> Prompt
Below is some data; print it all back exactly.
┏━━
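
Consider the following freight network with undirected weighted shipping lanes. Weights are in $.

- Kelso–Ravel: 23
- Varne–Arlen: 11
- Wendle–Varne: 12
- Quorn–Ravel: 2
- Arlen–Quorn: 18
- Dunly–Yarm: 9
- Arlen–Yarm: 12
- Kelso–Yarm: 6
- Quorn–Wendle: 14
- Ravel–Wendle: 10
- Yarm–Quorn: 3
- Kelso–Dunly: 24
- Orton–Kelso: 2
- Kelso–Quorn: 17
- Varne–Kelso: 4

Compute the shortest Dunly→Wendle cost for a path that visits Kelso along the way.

Best Dunly to Kelso: Dunly → Yarm → Kelso costing 15
Best Kelso to Wendle: Kelso → Varne → Wendle costing 16
Total via Kelso: 15 + 16 = $31.

$31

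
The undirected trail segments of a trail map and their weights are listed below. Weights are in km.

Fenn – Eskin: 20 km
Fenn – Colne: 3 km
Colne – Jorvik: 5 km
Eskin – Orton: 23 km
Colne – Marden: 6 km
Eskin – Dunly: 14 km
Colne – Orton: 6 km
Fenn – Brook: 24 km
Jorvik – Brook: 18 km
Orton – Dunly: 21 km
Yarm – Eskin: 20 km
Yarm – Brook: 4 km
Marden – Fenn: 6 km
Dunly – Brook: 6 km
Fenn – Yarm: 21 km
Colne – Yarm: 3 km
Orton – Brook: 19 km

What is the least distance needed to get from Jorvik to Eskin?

Shortest distances from Jorvik:
Jorvik: 0
Colne: 5  (via Jorvik)
Yarm: 8  (via Colne)
Fenn: 8  (via Colne)
Orton: 11  (via Colne)
Marden: 11  (via Colne)
Brook: 12  (via Yarm)
Dunly: 18  (via Brook)
Eskin: 28  (via Yarm)
Shortest route: Jorvik–Colne–Yarm–Eskin = 28 km.

28 km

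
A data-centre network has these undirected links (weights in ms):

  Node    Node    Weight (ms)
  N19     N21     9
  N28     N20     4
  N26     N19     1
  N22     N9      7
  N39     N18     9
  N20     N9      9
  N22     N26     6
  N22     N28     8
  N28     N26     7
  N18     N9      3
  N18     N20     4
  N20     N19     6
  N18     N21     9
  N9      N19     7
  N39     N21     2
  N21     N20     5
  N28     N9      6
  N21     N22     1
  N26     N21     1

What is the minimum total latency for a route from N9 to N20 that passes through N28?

10 ms

Best N9 to N28: N9 → N28 costing 6
Best N28 to N20: N28 → N20 costing 4
Total via N28: 6 + 4 = 10 ms.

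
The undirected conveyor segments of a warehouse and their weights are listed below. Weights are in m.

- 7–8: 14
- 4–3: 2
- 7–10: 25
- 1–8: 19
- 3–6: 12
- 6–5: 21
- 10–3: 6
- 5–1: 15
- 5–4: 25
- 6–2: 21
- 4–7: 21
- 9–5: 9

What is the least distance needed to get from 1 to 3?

42 m

Compare a few routes:
1 → 5 → 4 → 3: 15+25+2 = 42
1 → 8 → 7 → 10 → 3: 19+14+25+6 = 64
1 → 5 → 6 → 3: 15+21+12 = 48
1 → 8 → 7 → 4 → 3: 19+14+21+2 = 56
The minimum is 42 m via 1 → 5 → 4 → 3.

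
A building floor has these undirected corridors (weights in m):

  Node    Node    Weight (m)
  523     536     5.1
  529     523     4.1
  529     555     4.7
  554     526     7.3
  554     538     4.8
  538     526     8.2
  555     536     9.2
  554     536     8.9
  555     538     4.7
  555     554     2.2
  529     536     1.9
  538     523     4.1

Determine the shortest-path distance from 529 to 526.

Running Dijkstra from 529:
529: 0
536: 1.9  (via 529)
523: 4.1  (via 529)
555: 4.7  (via 529)
554: 6.9  (via 555)
538: 8.2  (via 523)
526: 14.2  (via 554)
Shortest route: 529–555–554–526 = 14.2 m.

14.2 m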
┗━━
> Task result
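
Consider the following freight network with undirected weighted shipping lanes. Weights are in $.

- Kelso–Ravel: 23
- Varne–Arlen: 11
- Wendle–Varne: 12
- Quorn–Ravel: 2
- Arlen–Quorn: 18
- Dunly–Yarm: 9
- Arlen–Yarm: 12
- Kelso–Yarm: 6
- Quorn–Wendle: 14
- Ravel–Wendle: 10
- Yarm–Quorn: 3
- Kelso–Dunly: 24
- Orton–Kelso: 2
- Kelso–Quorn: 17
- Varne–Kelso: 4

Compute the shortest Dunly→Wendle cost for a path that visits Kelso along the way.

Best Dunly to Kelso: Dunly → Yarm → Kelso costing 15
Best Kelso to Wendle: Kelso → Varne → Wendle costing 16
Total via Kelso: 15 + 16 = $31.

$31

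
The undirected trail segments of a trail map and their weights are listed below. Weights are in km.

Fenn – Eskin: 20 km
Fenn – Colne: 3 km
Colne – Jorvik: 5 km
Eskin – Orton: 23 km
Colne – Marden: 6 km
Eskin – Dunly: 14 km
Colne – Orton: 6 km
Fenn – Brook: 24 km
Jorvik – Brook: 18 km
Orton – Dunly: 21 km
Yarm – Eskin: 20 km
Yarm – Brook: 4 km
Marden – Fenn: 6 km
Dunly – Brook: 6 km
Fenn – Yarm: 21 km
Colne – Yarm: 3 km
Orton – Brook: 19 km

What is the least distance needed to get from Jorvik to Eskin?

Shortest distances from Jorvik:
Jorvik: 0
Colne: 5  (via Jorvik)
Yarm: 8  (via Colne)
Fenn: 8  (via Colne)
Orton: 11  (via Colne)
Marden: 11  (via Colne)
Brook: 12  (via Yarm)
Dunly: 18  (via Brook)
Eskin: 28  (via Yarm)
Shortest route: Jorvik–Colne–Yarm–Eskin = 28 km.

28 km

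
A data-centre network has these undirected links (weights in ms):

  Node    Node    Weight (ms)
  N19     N21     9
  N28     N20     4
  N26     N19     1
  N22     N9      7
  N39     N18     9
  N20     N9      9
  N22     N26     6
  N22     N28     8
  N28     N26     7
  N18     N9      3
  N18     N20     4
  N20     N19     6
  N18     N21     9
  N9      N19     7
  N39     N21     2
  N21     N20     5
  N28     N9      6
  N21     N22     1
  N26     N21     1

What is the minimum total latency for a route from N9 to N20 that passes through N28?

10 ms

Best N9 to N28: N9 → N28 costing 6
Best N28 to N20: N28 → N20 costing 4
Total via N28: 6 + 4 = 10 ms.

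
The undirected conveyor segments of a warehouse and their weights are listed below. Weights are in m.

- 7–8: 14
- 4–3: 2
- 7–10: 25
- 1–8: 19
- 3–6: 12
- 6–5: 21
- 10–3: 6
- 5–1: 15
- 5–4: 25
- 6–2: 21
- 4–7: 21
- 9–5: 9

What is the least distance needed to get from 1 to 3?

42 m

Compare a few routes:
1 → 5 → 4 → 3: 15+25+2 = 42
1 → 8 → 7 → 10 → 3: 19+14+25+6 = 64
1 → 5 → 6 → 3: 15+21+12 = 48
1 → 8 → 7 → 4 → 3: 19+14+21+2 = 56
The minimum is 42 m via 1 → 5 → 4 → 3.

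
A building floor has these undirected corridors (weights in m):

  Node    Node    Weight (m)
  523     536     5.1
  529     523     4.1
  529     555     4.7
  554     526     7.3
  554     538     4.8
  538     526     8.2
  555     536     9.2
  554     536     8.9
  555     538     4.7
  555     554     2.2
  529     536     1.9
  538     523     4.1

Determine the shortest-path distance from 529 to 526.

Running Dijkstra from 529:
529: 0
536: 1.9  (via 529)
523: 4.1  (via 529)
555: 4.7  (via 529)
554: 6.9  (via 555)
538: 8.2  (via 523)
526: 14.2  (via 554)
Shortest route: 529–555–554–526 = 14.2 m.

14.2 m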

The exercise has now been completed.